WHAT NEEDS TO BE DONE →
Every line in the records below between the one holding "What is $\left(-17533" and the one holding "Answer: $-7198$", inclusive, is to be set down exactly; all other lines are to be left out.

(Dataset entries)
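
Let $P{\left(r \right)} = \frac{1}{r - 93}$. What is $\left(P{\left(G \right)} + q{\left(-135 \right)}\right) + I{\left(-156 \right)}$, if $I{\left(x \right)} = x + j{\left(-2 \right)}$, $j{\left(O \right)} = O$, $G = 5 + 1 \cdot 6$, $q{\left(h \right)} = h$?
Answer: $- \frac{24027}{82} \approx -293.01$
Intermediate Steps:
$G = 11$ ($G = 5 + 6 = 11$)
$P{\left(r \right)} = \frac{1}{-93 + r}$ ($P{\left(r \right)} = \frac{1}{r - 93} = \frac{1}{-93 + r}$)
$I{\left(x \right)} = -2 + x$ ($I{\left(x \right)} = x - 2 = -2 + x$)
$\left(P{\left(G \right)} + q{\left(-135 \right)}\right) + I{\left(-156 \right)} = \left(\frac{1}{-93 + 11} - 135\right) - 158 = \left(\frac{1}{-82} - 135\right) - 158 = \left(- \frac{1}{82} - 135\right) - 158 = - \frac{11071}{82} - 158 = - \frac{24027}{82}$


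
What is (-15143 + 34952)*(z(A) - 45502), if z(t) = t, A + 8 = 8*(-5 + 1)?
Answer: -902141478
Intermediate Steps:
A = -40 (A = -8 + 8*(-5 + 1) = -8 + 8*(-4) = -8 - 32 = -40)
(-15143 + 34952)*(z(A) - 45502) = (-15143 + 34952)*(-40 - 45502) = 19809*(-45542) = -902141478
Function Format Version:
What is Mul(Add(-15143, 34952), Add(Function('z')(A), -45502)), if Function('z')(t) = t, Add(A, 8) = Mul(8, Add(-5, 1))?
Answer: -902141478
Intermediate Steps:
A = -40 (A = Add(-8, Mul(8, Add(-5, 1))) = Add(-8, Mul(8, -4)) = Add(-8, -32) = -40)
Mul(Add(-15143, 34952), Add(Function('z')(A), -45502)) = Mul(Add(-15143, 34952), Add(-40, -45502)) = Mul(19809, -45542) = -902141478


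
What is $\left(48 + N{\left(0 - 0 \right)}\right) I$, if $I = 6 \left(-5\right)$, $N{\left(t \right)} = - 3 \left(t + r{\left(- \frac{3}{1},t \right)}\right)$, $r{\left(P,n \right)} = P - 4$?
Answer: $-2070$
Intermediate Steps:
$r{\left(P,n \right)} = -4 + P$ ($r{\left(P,n \right)} = P - 4 = -4 + P$)
$N{\left(t \right)} = 21 - 3 t$ ($N{\left(t \right)} = - 3 \left(t - \left(4 + \frac{3}{1}\right)\right) = - 3 \left(t - 7\right) = - 3 \left(-7 + t\right) = 21 - 3 t$)
$I = -30$
$\left(48 + N{\left(0 - 0 \right)}\right) I = \left(48 + \left(21 - 3 \left(0 - 0\right)\right)\right) \left(-30\right) = \left(48 + \left(21 - 3 \left(0 + 0\right)\right)\right) \left(-30\right) = \left(48 + \left(21 - 0\right)\right) \left(-30\right) = \left(48 + \left(21 + 0\right)\right) \left(-30\right) = \left(48 + 21\right) \left(-30\right) = 69 \left(-30\right) = -2070$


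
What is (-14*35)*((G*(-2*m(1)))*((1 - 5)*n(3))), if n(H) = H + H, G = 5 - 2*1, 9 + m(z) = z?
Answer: 564480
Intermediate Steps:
m(z) = -9 + z
G = 3 (G = 5 - 2 = 3)
n(H) = 2*H
(-14*35)*((G*(-2*m(1)))*((1 - 5)*n(3))) = (-14*35)*((3*(-2*(-9 + 1)))*((1 - 5)*(2*3))) = -490*3*(-2*(-8))*(-4*6) = -490*3*16*(-24) = -23520*(-24) = -490*(-1152) = 564480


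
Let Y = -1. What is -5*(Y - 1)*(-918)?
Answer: -9180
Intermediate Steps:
-5*(Y - 1)*(-918) = -5*(-1 - 1)*(-918) = -5*(-2)*(-918) = 10*(-918) = -9180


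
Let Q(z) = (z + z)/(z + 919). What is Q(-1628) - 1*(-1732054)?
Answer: 1228029542/709 ≈ 1.7321e+6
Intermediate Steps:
Q(z) = 2*z/(919 + z) (Q(z) = (2*z)/(919 + z) = 2*z/(919 + z))
Q(-1628) - 1*(-1732054) = 2*(-1628)/(919 - 1628) - 1*(-1732054) = 2*(-1628)/(-709) + 1732054 = 2*(-1628)*(-1/709) + 1732054 = 3256/709 + 1732054 = 1228029542/709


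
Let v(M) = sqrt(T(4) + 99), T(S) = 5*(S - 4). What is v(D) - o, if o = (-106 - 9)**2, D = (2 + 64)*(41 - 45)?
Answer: -13225 + 3*sqrt(11) ≈ -13215.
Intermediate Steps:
T(S) = -20 + 5*S (T(S) = 5*(-4 + S) = -20 + 5*S)
D = -264 (D = 66*(-4) = -264)
v(M) = 3*sqrt(11) (v(M) = sqrt((-20 + 5*4) + 99) = sqrt((-20 + 20) + 99) = sqrt(0 + 99) = sqrt(99) = 3*sqrt(11))
o = 13225 (o = (-115)**2 = 13225)
v(D) - o = 3*sqrt(11) - 1*13225 = 3*sqrt(11) - 13225 = -13225 + 3*sqrt(11)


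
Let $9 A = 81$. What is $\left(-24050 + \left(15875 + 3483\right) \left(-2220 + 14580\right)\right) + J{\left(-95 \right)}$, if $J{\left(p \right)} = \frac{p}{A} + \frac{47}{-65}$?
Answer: $\frac{139955878952}{585} \approx 2.3924 \cdot 10^{8}$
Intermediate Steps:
$A = 9$ ($A = \frac{1}{9} \cdot 81 = 9$)
$J{\left(p \right)} = - \frac{47}{65} + \frac{p}{9}$ ($J{\left(p \right)} = \frac{p}{9} + \frac{47}{-65} = p \frac{1}{9} + 47 \left(- \frac{1}{65}\right) = \frac{p}{9} - \frac{47}{65} = - \frac{47}{65} + \frac{p}{9}$)
$\left(-24050 + \left(15875 + 3483\right) \left(-2220 + 14580\right)\right) + J{\left(-95 \right)} = \left(-24050 + \left(15875 + 3483\right) \left(-2220 + 14580\right)\right) + \left(- \frac{47}{65} + \frac{1}{9} \left(-95\right)\right) = \left(-24050 + 19358 \cdot 12360\right) - \frac{6598}{585} = \left(-24050 + 239264880\right) - \frac{6598}{585} = 239240830 - \frac{6598}{585} = \frac{139955878952}{585}$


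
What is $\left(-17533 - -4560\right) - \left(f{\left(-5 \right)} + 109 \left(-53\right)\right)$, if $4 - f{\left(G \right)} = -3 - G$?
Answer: $-7198$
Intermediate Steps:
$f{\left(G \right)} = 7 + G$ ($f{\left(G \right)} = 4 - \left(-3 - G\right) = 4 + \left(3 + G\right) = 7 + G$)
$\left(-17533 - -4560\right) - \left(f{\left(-5 \right)} + 109 \left(-53\right)\right) = \left(-17533 - -4560\right) - \left(\left(7 - 5\right) + 109 \left(-53\right)\right) = \left(-17533 + 4560\right) - \left(2 - 5777\right) = -12973 - -5775 = -12973 + 5775 = -7198$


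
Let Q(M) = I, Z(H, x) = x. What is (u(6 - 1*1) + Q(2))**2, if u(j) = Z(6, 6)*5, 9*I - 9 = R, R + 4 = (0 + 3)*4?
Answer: 82369/81 ≈ 1016.9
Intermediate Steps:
R = 8 (R = -4 + (0 + 3)*4 = -4 + 3*4 = -4 + 12 = 8)
I = 17/9 (I = 1 + (1/9)*8 = 1 + 8/9 = 17/9 ≈ 1.8889)
Q(M) = 17/9
u(j) = 30 (u(j) = 6*5 = 30)
(u(6 - 1*1) + Q(2))**2 = (30 + 17/9)**2 = (287/9)**2 = 82369/81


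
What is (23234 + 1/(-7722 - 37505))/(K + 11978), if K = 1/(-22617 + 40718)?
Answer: 19020605321817/9805836782833 ≈ 1.9397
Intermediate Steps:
K = 1/18101 ≈ 5.5246e-5
(23234 + 1/(-7722 - 37505))/(K + 11978) = (23234 + 1/(-7722 - 37505))/(1/18101 + 11978) = (23234 + 1/(-45227))/(216813779/18101) = (23234 - 1/45227)*(18101/216813779) = (1050804117/45227)*(18101/216813779) = 19020605321817/9805836782833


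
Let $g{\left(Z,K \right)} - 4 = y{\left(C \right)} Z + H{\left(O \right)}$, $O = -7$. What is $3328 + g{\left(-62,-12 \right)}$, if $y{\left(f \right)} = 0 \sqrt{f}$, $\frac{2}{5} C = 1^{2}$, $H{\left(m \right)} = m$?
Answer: $3325$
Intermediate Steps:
$C = \frac{5}{2}$ ($C = \frac{5 \cdot 1^{2}}{2} = \frac{5}{2} \cdot 1 = \frac{5}{2} \approx 2.5$)
$y{\left(f \right)} = 0$
$g{\left(Z,K \right)} = -3$ ($g{\left(Z,K \right)} = 4 - \left(7 + 0 Z\right) = 4 + \left(0 - 7\right) = 4 - 7 = -3$)
$3328 + g{\left(-62,-12 \right)} = 3328 - 3 = 3325$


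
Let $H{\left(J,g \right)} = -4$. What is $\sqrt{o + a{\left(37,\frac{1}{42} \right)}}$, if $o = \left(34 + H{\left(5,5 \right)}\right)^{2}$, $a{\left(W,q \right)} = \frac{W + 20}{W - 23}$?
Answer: $\frac{\sqrt{177198}}{14} \approx 30.068$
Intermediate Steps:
$a{\left(W,q \right)} = \frac{20 + W}{-23 + W}$
$o = 900$ ($o = \left(34 - 4\right)^{2} = 30^{2} = 900$)
$\sqrt{o + a{\left(37,\frac{1}{42} \right)}} = \sqrt{900 + \frac{20 + 37}{-23 + 37}} = \sqrt{900 + \frac{1}{14} \cdot 57} = \sqrt{900 + \frac{57}{14}} = \sqrt{\frac{12657}{14}} = \frac{\sqrt{177198}}{14}$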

COMPLETED EXERCISE →
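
What is $\left(-17533 - -4560\right) - \left(f{\left(-5 \right)} + 109 \left(-53\right)\right)$, if $4 - f{\left(G \right)} = -3 - G$?
Answer: $-7198$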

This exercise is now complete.